● Work order
Output every line of the material exactly.

● Data excerpts
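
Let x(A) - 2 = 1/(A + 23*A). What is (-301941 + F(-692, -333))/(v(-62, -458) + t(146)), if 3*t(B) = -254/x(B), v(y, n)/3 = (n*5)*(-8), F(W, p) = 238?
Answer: -2114636327/384917968 ≈ -5.4937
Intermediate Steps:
v(y, n) = -120*n (v(y, n) = 3*((n*5)*(-8)) = 3*((5*n)*(-8)) = 3*(-40*n) = -120*n)
x(A) = 2 + 1/(24*A) (x(A) = 2 + 1/(A + 23*A) = 2 + 1/(24*A))
t(B) = -254/(3*(2 + 1/(24*B))) (t(B) = (-254/(2 + 1/(24*B)))/3 = -254/(3*(2 + 1/(24*B))))
(-301941 + F(-692, -333))/(v(-62, -458) + t(146)) = (-301941 + 238)/(-120*(-458) - 2032*146/(1 + 48*146)) = -301703/(54960 - 2032*146/(1 + 7008)) = -301703/(54960 - 2032*146/7009) = -301703/(54960 - 2032*146*1/7009) = -301703/(54960 - 296672/7009) = -301703/384917968/7009 = -301703*7009/384917968 = -2114636327/384917968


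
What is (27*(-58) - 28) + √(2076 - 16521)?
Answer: -1594 + 3*I*√1605 ≈ -1594.0 + 120.19*I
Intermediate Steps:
(27*(-58) - 28) + √(2076 - 16521) = (-1566 - 28) + √(-14445) = -1594 + 3*I*√1605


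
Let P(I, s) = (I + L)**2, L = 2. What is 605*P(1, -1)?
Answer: 5445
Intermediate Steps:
P(I, s) = (2 + I)**2 (P(I, s) = (I + 2)**2 = (2 + I)**2)
605*P(1, -1) = 605*(2 + 1)**2 = 605*3**2 = 605*9 = 5445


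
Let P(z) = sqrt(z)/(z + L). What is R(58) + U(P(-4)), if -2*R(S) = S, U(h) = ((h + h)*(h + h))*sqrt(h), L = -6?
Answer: -29 + 4*sqrt(5)*(-I)**(5/2)/125 ≈ -29.051 + 0.050596*I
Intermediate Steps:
P(z) = sqrt(z)/(-6 + z) (P(z) = sqrt(z)/(z - 6) = sqrt(z)/(-6 + z))
U(h) = 4*h**(5/2) (U(h) = ((2*h)*(2*h))*sqrt(h) = (4*h**2)*sqrt(h) = 4*h**(5/2))
R(S) = -S/2
R(58) + U(P(-4)) = -1/2*58 + 4*(sqrt(-4)/(-6 - 4))**(5/2) = -29 + 4*((2*I)/(-10))**(5/2) = -29 + 4*((2*I)*(-1/10))**(5/2) = -29 + 4*(-I/5)**(5/2) = -29 + 4*(sqrt(5)*(-I)**(5/2)/125) = -29 + 4*sqrt(5)*(-I)**(5/2)/125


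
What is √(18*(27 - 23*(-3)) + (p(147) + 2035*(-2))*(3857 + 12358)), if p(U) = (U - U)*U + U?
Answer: I*√63609717 ≈ 7975.6*I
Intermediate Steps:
p(U) = U (p(U) = 0*U + U = 0 + U = U)
√(18*(27 - 23*(-3)) + (p(147) + 2035*(-2))*(3857 + 12358)) = √(18*(27 - 23*(-3)) + (147 + 2035*(-2))*(3857 + 12358)) = √(18*(27 + 69) + (147 - 4070)*16215) = √(18*96 - 3923*16215) = √(1728 - 63611445) = √(-63609717) = I*√63609717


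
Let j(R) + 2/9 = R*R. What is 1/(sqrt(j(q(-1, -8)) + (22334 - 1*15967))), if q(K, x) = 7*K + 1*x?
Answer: 3*sqrt(59326)/59326 ≈ 0.012317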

● Written response
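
Let x(A) - 2 = 1/(A + 23*A). What is (-301941 + F(-692, -333))/(v(-62, -458) + t(146)), if 3*t(B) = -254/x(B), v(y, n)/3 = (n*5)*(-8), F(W, p) = 238?
Answer: -2114636327/384917968 ≈ -5.4937
Intermediate Steps:
v(y, n) = -120*n (v(y, n) = 3*((n*5)*(-8)) = 3*((5*n)*(-8)) = 3*(-40*n) = -120*n)
x(A) = 2 + 1/(24*A) (x(A) = 2 + 1/(A + 23*A) = 2 + 1/(24*A))
t(B) = -254/(3*(2 + 1/(24*B))) (t(B) = (-254/(2 + 1/(24*B)))/3 = -254/(3*(2 + 1/(24*B))))
(-301941 + F(-692, -333))/(v(-62, -458) + t(146)) = (-301941 + 238)/(-120*(-458) - 2032*146/(1 + 48*146)) = -301703/(54960 - 2032*146/(1 + 7008)) = -301703/(54960 - 2032*146/7009) = -301703/(54960 - 2032*146*1/7009) = -301703/(54960 - 296672/7009) = -301703/384917968/7009 = -301703*7009/384917968 = -2114636327/384917968


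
What is (27*(-58) - 28) + √(2076 - 16521)?
Answer: -1594 + 3*I*√1605 ≈ -1594.0 + 120.19*I
Intermediate Steps:
(27*(-58) - 28) + √(2076 - 16521) = (-1566 - 28) + √(-14445) = -1594 + 3*I*√1605


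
Let P(I, s) = (I + L)**2, L = 2. What is 605*P(1, -1)?
Answer: 5445
Intermediate Steps:
P(I, s) = (2 + I)**2 (P(I, s) = (I + 2)**2 = (2 + I)**2)
605*P(1, -1) = 605*(2 + 1)**2 = 605*3**2 = 605*9 = 5445


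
Let P(z) = sqrt(z)/(z + L). What is R(58) + U(P(-4)), if -2*R(S) = S, U(h) = ((h + h)*(h + h))*sqrt(h), L = -6?
Answer: -29 + 4*sqrt(5)*(-I)**(5/2)/125 ≈ -29.051 + 0.050596*I
Intermediate Steps:
P(z) = sqrt(z)/(-6 + z) (P(z) = sqrt(z)/(z - 6) = sqrt(z)/(-6 + z))
U(h) = 4*h**(5/2) (U(h) = ((2*h)*(2*h))*sqrt(h) = (4*h**2)*sqrt(h) = 4*h**(5/2))
R(S) = -S/2
R(58) + U(P(-4)) = -1/2*58 + 4*(sqrt(-4)/(-6 - 4))**(5/2) = -29 + 4*((2*I)/(-10))**(5/2) = -29 + 4*((2*I)*(-1/10))**(5/2) = -29 + 4*(-I/5)**(5/2) = -29 + 4*(sqrt(5)*(-I)**(5/2)/125) = -29 + 4*sqrt(5)*(-I)**(5/2)/125


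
What is √(18*(27 - 23*(-3)) + (p(147) + 2035*(-2))*(3857 + 12358)), if p(U) = (U - U)*U + U?
Answer: I*√63609717 ≈ 7975.6*I
Intermediate Steps:
p(U) = U (p(U) = 0*U + U = 0 + U = U)
√(18*(27 - 23*(-3)) + (p(147) + 2035*(-2))*(3857 + 12358)) = √(18*(27 - 23*(-3)) + (147 + 2035*(-2))*(3857 + 12358)) = √(18*(27 + 69) + (147 - 4070)*16215) = √(18*96 - 3923*16215) = √(1728 - 63611445) = √(-63609717) = I*√63609717


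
Let j(R) + 2/9 = R*R. What is 1/(sqrt(j(q(-1, -8)) + (22334 - 1*15967))), if q(K, x) = 7*K + 1*x?
Answer: 3*sqrt(59326)/59326 ≈ 0.012317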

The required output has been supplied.